About this task:
Begin at the line containing "A sample of paired (car" in the data below and go on through the line containing "ice-cream sales ($): 199, 260, 278, 369, 409, 400, 395", repeating each line exactly; include both ends and no other line.

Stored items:
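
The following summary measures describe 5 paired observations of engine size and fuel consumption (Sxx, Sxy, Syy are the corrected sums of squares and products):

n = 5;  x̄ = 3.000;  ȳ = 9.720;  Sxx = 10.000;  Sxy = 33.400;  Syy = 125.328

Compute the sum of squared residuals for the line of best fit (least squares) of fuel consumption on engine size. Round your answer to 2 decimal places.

13.77

b = Sxy/Sxx = 33.4/10 = 3.34
SSE = Syy − b·Sxy = 125.328 − 3.34·33.4 = 13.772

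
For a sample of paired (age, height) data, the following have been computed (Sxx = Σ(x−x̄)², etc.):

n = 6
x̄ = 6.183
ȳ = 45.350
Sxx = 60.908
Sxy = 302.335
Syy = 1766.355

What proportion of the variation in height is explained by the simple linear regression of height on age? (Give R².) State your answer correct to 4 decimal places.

0.8496

R² = Sxy²/(Sxx·Syy) = (302.335)²/(60.908·1766.355) = 0.849620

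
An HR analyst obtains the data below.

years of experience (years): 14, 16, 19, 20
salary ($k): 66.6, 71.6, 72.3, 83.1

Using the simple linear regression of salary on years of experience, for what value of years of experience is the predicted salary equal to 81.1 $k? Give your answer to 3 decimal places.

20.818

n = 4, Σx = 69, Σy = 293.6, Σxy = 5113.7, Σx² = 1213
Sxx = Σx² − (Σx)²/n = 1213 − 1190.25 = 22.75
Sxy = Σxy − (Σx)(Σy)/n = 5113.7 − 5064.6 = 49.1
b = Sxy/Sxx = 49.1/22.75 = 2.158242
a = ȳ − b·x̄ = 73.4 − 2.158242·17.25 = 36.170330
Set a + b·x = 81.1: x = (81.1 − 36.170330) / 2.158242 = 20.817719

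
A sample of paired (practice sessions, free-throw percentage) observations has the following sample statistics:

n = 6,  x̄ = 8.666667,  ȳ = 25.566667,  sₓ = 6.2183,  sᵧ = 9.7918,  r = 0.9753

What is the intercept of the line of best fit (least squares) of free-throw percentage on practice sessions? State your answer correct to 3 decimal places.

b = r · sᵧ/sₓ = 0.9753 · 9.7918/6.2183 = 1.535780
a = ȳ − b·x̄ = 25.566667 − 1.535780·8.666667 = 12.256571

12.257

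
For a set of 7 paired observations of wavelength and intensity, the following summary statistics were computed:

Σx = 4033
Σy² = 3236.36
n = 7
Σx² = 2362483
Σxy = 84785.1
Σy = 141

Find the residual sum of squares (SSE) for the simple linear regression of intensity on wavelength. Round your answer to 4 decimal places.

Sxx = Σx² − (Σx)²/n = 2362483 − 2323584.142857 = 38898.857143
Sxy = Σxy − (Σx)(Σy)/n = 84785.1 − 81236.142857 = 3548.957143
Syy = Σy² − (Σy)²/n = 3236.36 − 2840.142857 = 396.217143
b = Sxy/Sxx = 3548.957143/38898.857143 = 0.091236
SSE = Syy − b·Sxy = 396.217143 − 0.091236·3548.957143 = 72.426221

72.4262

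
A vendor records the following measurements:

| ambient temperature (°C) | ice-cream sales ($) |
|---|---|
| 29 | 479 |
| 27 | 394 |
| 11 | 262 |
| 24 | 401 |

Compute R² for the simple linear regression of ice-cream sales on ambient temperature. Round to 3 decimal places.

n = 4, Σx = 91, Σy = 1536, Σxy = 37035, Σx² = 2267, Σy² = 614122
Sxx = Σx² − (Σx)²/n = 2267 − 2070.25 = 196.75
Sxy = Σxy − (Σx)(Σy)/n = 37035 − 34944 = 2091
Syy = Σy² − (Σy)²/n = 614122 − 589824 = 24298
R² = Sxy²/(Sxx·Syy) = (2091)²/(196.75·24298) = 0.914582

0.915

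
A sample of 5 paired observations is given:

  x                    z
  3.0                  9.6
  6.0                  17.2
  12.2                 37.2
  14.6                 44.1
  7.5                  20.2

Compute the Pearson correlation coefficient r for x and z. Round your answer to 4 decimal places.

n = 5, Σx = 43.3, Σy = 128.3, Σxy = 1381.2, Σx² = 463.25, Σy² = 4124.69
Sxx = Σx² − (Σx)²/n = 463.25 − 374.978 = 88.272
Sxy = Σxy − (Σx)(Σy)/n = 1381.2 − 1111.078 = 270.122
Syy = Σy² − (Σy)²/n = 4124.69 − 3292.178 = 832.512
r = Sxy/√(Sxx·Syy) = 270.122/√(73487.499264) = 270.122/271.085778 = 0.996445

0.9964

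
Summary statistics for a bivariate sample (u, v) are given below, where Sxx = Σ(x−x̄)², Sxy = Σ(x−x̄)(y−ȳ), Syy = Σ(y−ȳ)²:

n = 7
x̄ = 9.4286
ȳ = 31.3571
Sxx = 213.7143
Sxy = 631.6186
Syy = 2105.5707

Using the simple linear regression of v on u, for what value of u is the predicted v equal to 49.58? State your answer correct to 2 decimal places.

b = Sxy/Sxx = 631.6186/213.7143 = 2.955434
a = ȳ − b·x̄ = 31.3571 − 2.955434·9.4286 = 3.491491
Set a + b·x = 49.58: x = (49.58 − 3.491491) / 2.955434 = 15.594496

15.59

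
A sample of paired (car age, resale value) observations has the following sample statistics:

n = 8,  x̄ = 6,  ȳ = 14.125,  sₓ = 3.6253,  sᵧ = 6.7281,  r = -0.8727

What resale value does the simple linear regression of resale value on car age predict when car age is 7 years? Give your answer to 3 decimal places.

b = r · sᵧ/sₓ = -0.8727 · 6.7281/3.6253 = -1.619621
a = ȳ − b·x̄ = 14.125 − (-1.619621)·6 = 23.842727
ŷ(7) = a + b·7 = 23.842727 + (-1.619621)·7 = 12.505379

12.505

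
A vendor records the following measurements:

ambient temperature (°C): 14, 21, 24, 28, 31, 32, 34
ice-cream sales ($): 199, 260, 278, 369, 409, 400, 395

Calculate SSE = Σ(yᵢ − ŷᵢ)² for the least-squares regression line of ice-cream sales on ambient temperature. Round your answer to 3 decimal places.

n = 7, Σx = 184, Σy = 2310, Σxy = 64159, Σx² = 5138, Σy² = 803952
Sxx = Σx² − (Σx)²/n = 5138 − 4836.571429 = 301.428571
Sxy = Σxy − (Σx)(Σy)/n = 64159 − 60720 = 3439
Syy = Σy² − (Σy)²/n = 803952 − 762300 = 41652
b = Sxy/Sxx = 3439/301.428571 = 11.409005
SSE = Syy − b·Sxy = 41652 − 11.409005·3439 = 2416.432701

2416.433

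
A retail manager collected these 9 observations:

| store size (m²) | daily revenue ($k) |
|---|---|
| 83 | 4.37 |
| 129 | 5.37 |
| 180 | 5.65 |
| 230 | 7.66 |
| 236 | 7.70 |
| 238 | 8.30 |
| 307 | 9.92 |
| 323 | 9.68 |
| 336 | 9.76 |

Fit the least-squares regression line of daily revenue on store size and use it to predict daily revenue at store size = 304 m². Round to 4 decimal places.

9.3482

n = 9, Σx = 2062, Σy = 68.41, Σxy = 17078.28, Σx² = 532644
Sxx = Σx² − (Σx)²/n = 532644 − 472427.111111 = 60216.888889
Sxy = Σxy − (Σx)(Σy)/n = 17078.28 − 15673.491111 = 1404.788889
b = Sxy/Sxx = 1404.788889/60216.888889 = 0.023329
a = ȳ − b·x̄ = 7.601111 − 0.023329·229.111111 = 2.256220
ŷ(304) = a + b·304 = 2.256220 + 0.023329·304 = 9.348180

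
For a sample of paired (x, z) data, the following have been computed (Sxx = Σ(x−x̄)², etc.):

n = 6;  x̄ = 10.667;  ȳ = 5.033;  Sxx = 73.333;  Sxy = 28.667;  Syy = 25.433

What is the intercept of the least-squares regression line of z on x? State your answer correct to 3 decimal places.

0.863

b = Sxy/Sxx = 28.667/73.333 = 0.390915
a = ȳ − b·x̄ = 5.033 − 0.390915·10.667 = 0.863105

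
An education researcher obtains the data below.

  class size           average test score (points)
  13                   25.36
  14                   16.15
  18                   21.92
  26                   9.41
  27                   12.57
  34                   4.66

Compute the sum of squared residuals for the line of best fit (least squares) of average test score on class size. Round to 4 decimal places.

n = 6, Σx = 132, Σy = 90.07, Σxy = 1692.83, Σx² = 3250, Σy² = 1652.7071
Sxx = Σx² − (Σx)²/n = 3250 − 2904 = 346
Sxy = Σxy − (Σx)(Σy)/n = 1692.83 − 1981.54 = -288.71
Syy = Σy² − (Σy)²/n = 1652.7071 − 1352.100817 = 300.606283
b = Sxy/Sxx = -288.71/346 = -0.834422
SSE = Syy − b·Sxy = 300.606283 − (-0.834422)·(-288.71) = 59.700318

59.7003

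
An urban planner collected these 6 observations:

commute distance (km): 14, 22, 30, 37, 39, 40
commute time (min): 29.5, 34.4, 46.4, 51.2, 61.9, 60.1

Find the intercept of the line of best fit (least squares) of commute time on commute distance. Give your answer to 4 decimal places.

n = 6, Σx = 182, Σy = 283.5, Σxy = 9274.3, Σx² = 6070
Sxx = Σx² − (Σx)²/n = 6070 − 5520.666667 = 549.333333
Sxy = Σxy − (Σx)(Σy)/n = 9274.3 − 8599.5 = 674.8
b = Sxy/Sxx = 674.8/549.333333 = 1.228398
a = ȳ − b·x̄ = 47.25 − 1.228398·30.333333 = 9.988592

9.9886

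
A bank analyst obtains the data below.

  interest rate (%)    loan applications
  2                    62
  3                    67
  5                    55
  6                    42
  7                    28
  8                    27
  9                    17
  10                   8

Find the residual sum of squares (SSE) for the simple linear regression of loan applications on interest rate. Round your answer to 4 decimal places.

172.8649

n = 8, Σx = 50, Σy = 306, Σxy = 1497, Σx² = 368, Σy² = 14988
Sxx = Σx² − (Σx)²/n = 368 − 312.5 = 55.5
Sxy = Σxy − (Σx)(Σy)/n = 1497 − 1912.5 = -415.5
Syy = Σy² − (Σy)²/n = 14988 − 11704.5 = 3283.5
b = Sxy/Sxx = -415.5/55.5 = -7.486486
SSE = Syy − b·Sxy = 3283.5 − (-7.486486)·(-415.5) = 172.864865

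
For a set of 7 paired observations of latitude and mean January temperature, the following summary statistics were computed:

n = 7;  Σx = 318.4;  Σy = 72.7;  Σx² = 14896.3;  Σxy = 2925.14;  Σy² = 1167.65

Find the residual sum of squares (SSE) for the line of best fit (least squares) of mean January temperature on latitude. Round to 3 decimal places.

60.442

Sxx = Σx² − (Σx)²/n = 14896.3 − 14482.651429 = 413.648571
Sxy = Σxy − (Σx)(Σy)/n = 2925.14 − 3306.811429 = -381.671429
Syy = Σy² − (Σy)²/n = 1167.65 − 755.041429 = 412.608571
b = Sxy/Sxx = -381.671429/413.648571 = -0.922695
SSE = Syy − b·Sxy = 412.608571 − (-0.922695)·(-381.671429) = 60.442290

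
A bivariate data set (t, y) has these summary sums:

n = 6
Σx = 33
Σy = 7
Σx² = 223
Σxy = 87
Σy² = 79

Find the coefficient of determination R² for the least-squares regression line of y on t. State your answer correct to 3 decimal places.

0.800

Sxx = Σx² − (Σx)²/n = 223 − 181.5 = 41.5
Sxy = Σxy − (Σx)(Σy)/n = 87 − 38.5 = 48.5
Syy = Σy² − (Σy)²/n = 79 − 8.166667 = 70.833333
R² = Sxy²/(Sxx·Syy) = (48.5)²/(41.5·70.833333) = 0.800198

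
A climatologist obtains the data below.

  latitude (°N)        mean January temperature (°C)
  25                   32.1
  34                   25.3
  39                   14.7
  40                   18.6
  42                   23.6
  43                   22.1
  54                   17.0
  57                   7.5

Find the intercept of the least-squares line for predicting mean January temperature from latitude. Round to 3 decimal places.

45.689

n = 8, Σx = 334, Σy = 160.9, Σxy = 6267, Σx² = 14680
Sxx = Σx² − (Σx)²/n = 14680 − 13944.5 = 735.5
Sxy = Σxy − (Σx)(Σy)/n = 6267 − 6717.575 = -450.575
b = Sxy/Sxx = -450.575/735.5 = -0.612610
a = ȳ − b·x̄ = 20.1125 − (-0.612610)·41.75 = 45.688987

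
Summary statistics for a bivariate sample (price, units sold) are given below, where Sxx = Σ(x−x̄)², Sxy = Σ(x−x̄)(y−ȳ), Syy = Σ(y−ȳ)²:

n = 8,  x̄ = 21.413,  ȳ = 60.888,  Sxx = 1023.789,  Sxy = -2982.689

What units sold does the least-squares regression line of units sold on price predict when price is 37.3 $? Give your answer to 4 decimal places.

14.6031

b = Sxy/Sxx = -2982.689/1023.789 = -2.913383
a = ȳ − b·x̄ = 60.888 − (-2.913383)·21.413 = 123.272260
ŷ(37.3) = a + b·37.3 = 123.272260 + (-2.913383)·37.3 = 14.603092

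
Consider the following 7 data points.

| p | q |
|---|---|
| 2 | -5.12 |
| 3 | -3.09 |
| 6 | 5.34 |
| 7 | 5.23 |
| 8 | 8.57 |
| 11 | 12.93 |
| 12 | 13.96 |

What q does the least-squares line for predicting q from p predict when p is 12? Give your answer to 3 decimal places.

15.088

n = 7, Σx = 49, Σy = 37.82, Σxy = 427.45, Σx² = 427
Sxx = Σx² − (Σx)²/n = 427 − 343 = 84
Sxy = Σxy − (Σx)(Σy)/n = 427.45 − 264.74 = 162.71
b = Sxy/Sxx = 162.71/84 = 1.937024
a = ȳ − b·x̄ = 5.402857 − 1.937024·7 = -8.156310
ŷ(12) = a + b·12 = -8.156310 + 1.937024·12 = 15.087976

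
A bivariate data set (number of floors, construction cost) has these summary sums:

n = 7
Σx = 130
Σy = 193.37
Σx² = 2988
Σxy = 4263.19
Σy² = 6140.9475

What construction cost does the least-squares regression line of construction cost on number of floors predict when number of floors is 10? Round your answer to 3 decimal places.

17.584

Sxx = Σx² − (Σx)²/n = 2988 − 2414.285714 = 573.714286
Sxy = Σxy − (Σx)(Σy)/n = 4263.19 − 3591.157143 = 672.032857
b = Sxy/Sxx = 672.032857/573.714286 = 1.171372
a = ȳ − b·x̄ = 27.624286 − 1.171372·18.571429 = 5.870234
ŷ(10) = a + b·10 = 5.870234 + 1.171372·10 = 17.583954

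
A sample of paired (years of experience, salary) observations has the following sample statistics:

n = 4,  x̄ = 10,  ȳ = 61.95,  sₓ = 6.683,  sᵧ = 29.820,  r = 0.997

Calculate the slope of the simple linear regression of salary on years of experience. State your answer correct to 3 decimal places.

b = r · sᵧ/sₓ = 0.997 · 29.82/6.683 = 4.448682

4.449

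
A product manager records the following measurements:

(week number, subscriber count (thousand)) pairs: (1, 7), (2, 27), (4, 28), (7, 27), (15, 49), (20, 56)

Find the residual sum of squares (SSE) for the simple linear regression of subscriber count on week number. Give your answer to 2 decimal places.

197.73

n = 6, Σx = 49, Σy = 194, Σxy = 2217, Σx² = 695, Σy² = 7828
Sxx = Σx² − (Σx)²/n = 695 − 400.166667 = 294.833333
Sxy = Σxy − (Σx)(Σy)/n = 2217 − 1584.333333 = 632.666667
Syy = Σy² − (Σy)²/n = 7828 − 6272.666667 = 1555.333333
b = Sxy/Sxx = 632.666667/294.833333 = 2.145845
SSE = Syy − b·Sxy = 1555.333333 − 2.145845·632.666667 = 197.728660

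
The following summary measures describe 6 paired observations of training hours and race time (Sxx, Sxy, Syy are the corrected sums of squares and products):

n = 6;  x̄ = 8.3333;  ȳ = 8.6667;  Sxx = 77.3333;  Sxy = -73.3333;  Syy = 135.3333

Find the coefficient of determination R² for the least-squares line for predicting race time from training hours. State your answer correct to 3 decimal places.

0.514

R² = Sxy²/(Sxx·Syy) = (-73.3333)²/(77.3333·135.3333) = 0.513844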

Exercise result:
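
A sample of paired (car age, resale value) observations has the following sample statistics:

n = 8,  x̄ = 6,  ȳ = 14.125,  sₓ = 3.6253,  sᵧ = 6.7281,  r = -0.8727

What resale value does the simple linear regression of resale value on car age predict when car age is 7 years? Give your answer to 3 decimal places.

b = r · sᵧ/sₓ = -0.8727 · 6.7281/3.6253 = -1.619621
a = ȳ − b·x̄ = 14.125 − (-1.619621)·6 = 23.842727
ŷ(7) = a + b·7 = 23.842727 + (-1.619621)·7 = 12.505379

12.505

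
A vendor records the following measurements:

ambient temperature (°C): 14, 21, 24, 28, 31, 32, 34
ice-cream sales ($): 199, 260, 278, 369, 409, 400, 395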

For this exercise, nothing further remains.